Each line in the listing below that includes "piece" should be counted; give the total and nothing more.

*** RECORDS SUPPLIED Section Begins ***

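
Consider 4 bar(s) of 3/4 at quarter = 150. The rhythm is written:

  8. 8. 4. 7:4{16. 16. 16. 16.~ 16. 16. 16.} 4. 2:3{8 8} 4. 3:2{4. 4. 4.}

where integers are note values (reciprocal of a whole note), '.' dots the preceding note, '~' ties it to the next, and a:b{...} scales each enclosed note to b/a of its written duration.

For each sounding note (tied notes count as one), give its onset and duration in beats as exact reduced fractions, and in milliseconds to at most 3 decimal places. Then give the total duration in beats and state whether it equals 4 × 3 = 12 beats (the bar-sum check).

1) 0.0ms=0b +300.0ms=3/4b
2) 300.0ms=3/4b +300.0ms=3/4b
3) 600.0ms=3/2b +600.0ms=3/2b
4) 1200.0ms=3b +85.714ms=3/14b
5) 1285.714ms=45/14b +85.714ms=3/14b
6) 1371.429ms=24/7b +85.714ms=3/14b
7) 1457.143ms=51/14b +171.429ms=3/7b
8) 1628.571ms=57/14b +85.714ms=3/14b
9) 1714.286ms=30/7b +85.714ms=3/14b
10) 1800.0ms=9/2b +600.0ms=3/2b
11) 2400.0ms=6b +300.0ms=3/4b
12) 2700.0ms=27/4b +300.0ms=3/4b
13) 3000.0ms=15/2b +600.0ms=3/2b
14) 3600.0ms=9b +400.0ms=1b
15) 4000.0ms=10b +400.0ms=1b
16) 4400.0ms=11b +400.0ms=1b
Σ=12b of 12 (150bpm 3/4) — PASS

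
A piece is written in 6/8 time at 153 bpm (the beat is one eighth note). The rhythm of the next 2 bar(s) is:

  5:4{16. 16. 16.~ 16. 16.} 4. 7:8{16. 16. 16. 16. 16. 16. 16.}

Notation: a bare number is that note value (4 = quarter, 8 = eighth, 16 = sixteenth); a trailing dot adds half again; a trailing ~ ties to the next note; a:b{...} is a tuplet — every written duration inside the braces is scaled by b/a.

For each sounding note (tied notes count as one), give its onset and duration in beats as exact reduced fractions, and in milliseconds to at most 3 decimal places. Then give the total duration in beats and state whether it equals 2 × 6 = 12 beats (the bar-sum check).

1) 0.0ms=0b +235.294ms=3/5b
2) 235.294ms=3/5b +235.294ms=3/5b
3) 470.588ms=6/5b +470.588ms=6/5b
4) 941.176ms=12/5b +235.294ms=3/5b
5) 1176.471ms=3b +1176.471ms=3b
6) 2352.941ms=6b +336.134ms=6/7b
7) 2689.076ms=48/7b +336.134ms=6/7b
8) 3025.21ms=54/7b +336.134ms=6/7b
9) 3361.345ms=60/7b +336.134ms=6/7b
10) 3697.479ms=66/7b +336.134ms=6/7b
11) 4033.613ms=72/7b +336.134ms=6/7b
12) 4369.748ms=78/7b +336.134ms=6/7b
Σ=12b of 12 (153bpm 6/8) — PASS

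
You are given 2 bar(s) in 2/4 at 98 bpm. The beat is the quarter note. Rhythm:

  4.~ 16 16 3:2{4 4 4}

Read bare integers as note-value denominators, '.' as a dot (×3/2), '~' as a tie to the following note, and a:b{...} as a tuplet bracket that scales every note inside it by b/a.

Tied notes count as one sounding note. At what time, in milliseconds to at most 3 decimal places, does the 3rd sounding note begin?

note 3 onset = 2b = 1224.49ms

1. 0.0ms @ 0 + 1071.429ms (7/4)
2. 1071.429ms @ 7/4 + 153.061ms (1/4)
3. 1224.49ms @ 2 + 408.163ms (2/3)
4. 1632.653ms @ 8/3 + 408.163ms (2/3)
5. 2040.816ms @ 10/3 + 408.163ms (2/3)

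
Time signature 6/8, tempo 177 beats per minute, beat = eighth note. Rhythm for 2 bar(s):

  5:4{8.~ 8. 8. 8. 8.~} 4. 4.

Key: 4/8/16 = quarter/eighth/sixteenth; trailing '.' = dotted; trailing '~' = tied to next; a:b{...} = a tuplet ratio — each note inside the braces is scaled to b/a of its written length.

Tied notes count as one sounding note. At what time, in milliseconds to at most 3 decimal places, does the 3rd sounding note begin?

note 3 onset = 18/5b = 1220.339ms

1. 0.0ms @ 0 + 813.559ms (12/5)
2. 813.559ms @ 12/5 + 406.78ms (6/5)
3. 1220.339ms @ 18/5 + 406.78ms (6/5)
4. 1627.119ms @ 24/5 + 1423.729ms (21/5)
5. 3050.847ms @ 9 + 1016.949ms (3)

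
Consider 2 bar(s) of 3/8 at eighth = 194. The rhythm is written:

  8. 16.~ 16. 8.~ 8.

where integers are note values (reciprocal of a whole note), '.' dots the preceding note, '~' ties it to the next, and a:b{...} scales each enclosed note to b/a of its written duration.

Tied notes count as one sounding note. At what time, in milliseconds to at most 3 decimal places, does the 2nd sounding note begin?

1. 0.0ms @ 0 + 463.918ms (3/2)
2. 463.918ms @ 3/2 + 463.918ms (3/2)
3. 927.835ms @ 3 + 927.835ms (3)

note 2 onset = 3/2b = 463.918ms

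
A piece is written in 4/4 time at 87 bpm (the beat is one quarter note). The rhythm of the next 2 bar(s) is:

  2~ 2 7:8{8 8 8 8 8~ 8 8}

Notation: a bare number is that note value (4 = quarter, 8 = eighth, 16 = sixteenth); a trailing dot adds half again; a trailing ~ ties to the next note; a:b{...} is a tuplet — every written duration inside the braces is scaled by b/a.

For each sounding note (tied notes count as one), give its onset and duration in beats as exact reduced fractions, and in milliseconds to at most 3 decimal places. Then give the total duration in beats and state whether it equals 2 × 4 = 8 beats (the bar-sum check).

1) 0.0ms=0b +2758.621ms=4b
2) 2758.621ms=4b +394.089ms=4/7b
3) 3152.709ms=32/7b +394.089ms=4/7b
4) 3546.798ms=36/7b +394.089ms=4/7b
5) 3940.887ms=40/7b +394.089ms=4/7b
6) 4334.975ms=44/7b +788.177ms=8/7b
7) 5123.153ms=52/7b +394.089ms=4/7b
Σ=8b of 8 (87bpm 4/4) — PASS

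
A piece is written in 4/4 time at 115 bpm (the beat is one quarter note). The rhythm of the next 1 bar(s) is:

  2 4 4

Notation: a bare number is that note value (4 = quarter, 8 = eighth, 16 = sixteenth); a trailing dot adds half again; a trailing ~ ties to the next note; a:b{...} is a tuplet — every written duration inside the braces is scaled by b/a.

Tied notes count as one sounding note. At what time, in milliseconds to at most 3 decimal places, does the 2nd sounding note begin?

1. 0.0ms @ 0 + 1043.478ms (2)
2. 1043.478ms @ 2 + 521.739ms (1)
3. 1565.217ms @ 3 + 521.739ms (1)

note 2 onset = 2b = 1043.478ms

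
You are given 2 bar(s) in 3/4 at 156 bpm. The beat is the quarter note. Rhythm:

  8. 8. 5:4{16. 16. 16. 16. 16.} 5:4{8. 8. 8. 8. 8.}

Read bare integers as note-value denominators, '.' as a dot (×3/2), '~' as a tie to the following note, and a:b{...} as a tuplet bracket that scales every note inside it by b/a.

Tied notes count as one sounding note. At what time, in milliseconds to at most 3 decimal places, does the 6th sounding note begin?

note 6 onset = 12/5b = 923.077ms

1. 0.0ms @ 0 + 288.462ms (3/4)
2. 288.462ms @ 3/4 + 288.462ms (3/4)
3. 576.923ms @ 3/2 + 115.385ms (3/10)
4. 692.308ms @ 9/5 + 115.385ms (3/10)
5. 807.692ms @ 21/10 + 115.385ms (3/10)
6. 923.077ms @ 12/5 + 115.385ms (3/10)
7. 1038.462ms @ 27/10 + 115.385ms (3/10)
8. 1153.846ms @ 3 + 230.769ms (3/5)
9. 1384.615ms @ 18/5 + 230.769ms (3/5)
10. 1615.385ms @ 21/5 + 230.769ms (3/5)
11. 1846.154ms @ 24/5 + 230.769ms (3/5)
12. 2076.923ms @ 27/5 + 230.769ms (3/5)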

*** RECORDS SUPPLIED Section Ends ***

EXERCISE RESULT - 3